[Stored entries]
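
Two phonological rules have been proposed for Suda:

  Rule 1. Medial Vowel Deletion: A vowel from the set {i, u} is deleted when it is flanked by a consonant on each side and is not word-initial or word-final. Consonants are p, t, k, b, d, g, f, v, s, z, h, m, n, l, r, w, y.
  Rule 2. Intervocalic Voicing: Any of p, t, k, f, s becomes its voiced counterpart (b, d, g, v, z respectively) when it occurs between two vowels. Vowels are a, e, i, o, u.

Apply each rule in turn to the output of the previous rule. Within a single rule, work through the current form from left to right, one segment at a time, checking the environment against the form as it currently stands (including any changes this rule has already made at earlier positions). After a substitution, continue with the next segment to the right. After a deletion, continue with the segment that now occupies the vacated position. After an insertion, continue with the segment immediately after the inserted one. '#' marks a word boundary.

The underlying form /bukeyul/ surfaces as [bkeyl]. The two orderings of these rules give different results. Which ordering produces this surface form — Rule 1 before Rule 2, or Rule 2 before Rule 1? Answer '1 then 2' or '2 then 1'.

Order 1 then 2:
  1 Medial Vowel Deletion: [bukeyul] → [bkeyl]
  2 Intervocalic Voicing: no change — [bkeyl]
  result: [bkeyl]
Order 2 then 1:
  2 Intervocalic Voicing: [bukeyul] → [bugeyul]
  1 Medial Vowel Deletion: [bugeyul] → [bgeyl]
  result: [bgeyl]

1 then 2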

==

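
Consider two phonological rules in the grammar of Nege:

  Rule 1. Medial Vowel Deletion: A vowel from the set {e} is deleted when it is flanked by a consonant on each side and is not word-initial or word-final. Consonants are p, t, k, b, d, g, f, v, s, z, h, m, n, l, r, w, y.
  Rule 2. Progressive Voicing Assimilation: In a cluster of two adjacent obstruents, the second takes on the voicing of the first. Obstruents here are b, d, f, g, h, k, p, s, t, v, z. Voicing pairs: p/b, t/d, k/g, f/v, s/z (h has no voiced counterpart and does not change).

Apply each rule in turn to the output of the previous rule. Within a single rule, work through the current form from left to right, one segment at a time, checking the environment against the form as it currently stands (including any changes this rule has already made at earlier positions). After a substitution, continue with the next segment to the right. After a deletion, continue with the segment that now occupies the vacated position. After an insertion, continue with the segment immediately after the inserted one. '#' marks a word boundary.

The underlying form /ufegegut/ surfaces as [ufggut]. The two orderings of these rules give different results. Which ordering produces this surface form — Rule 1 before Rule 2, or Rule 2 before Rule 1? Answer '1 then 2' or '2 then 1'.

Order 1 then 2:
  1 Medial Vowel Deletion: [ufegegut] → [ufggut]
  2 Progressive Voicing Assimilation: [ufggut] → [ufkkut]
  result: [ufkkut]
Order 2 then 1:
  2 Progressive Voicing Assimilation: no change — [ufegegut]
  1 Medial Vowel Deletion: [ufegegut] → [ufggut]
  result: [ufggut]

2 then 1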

* [Problem to solve]:
From the lines above, copy those that contain the word "consonant".

* [Task answer]:
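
  Rule 1. Medial Vowel Deletion: A vowel from the set {i, u} is deleted when it is flanked by a consonant on each side and is not word-initial or word-final. Consonants are p, t, k, b, d, g, f, v, s, z, h, m, n, l, r, w, y.
  Rule 1. Medial Vowel Deletion: A vowel from the set {e} is deleted when it is flanked by a consonant on each side and is not word-initial or word-final. Consonants are p, t, k, b, d, g, f, v, s, z, h, m, n, l, r, w, y.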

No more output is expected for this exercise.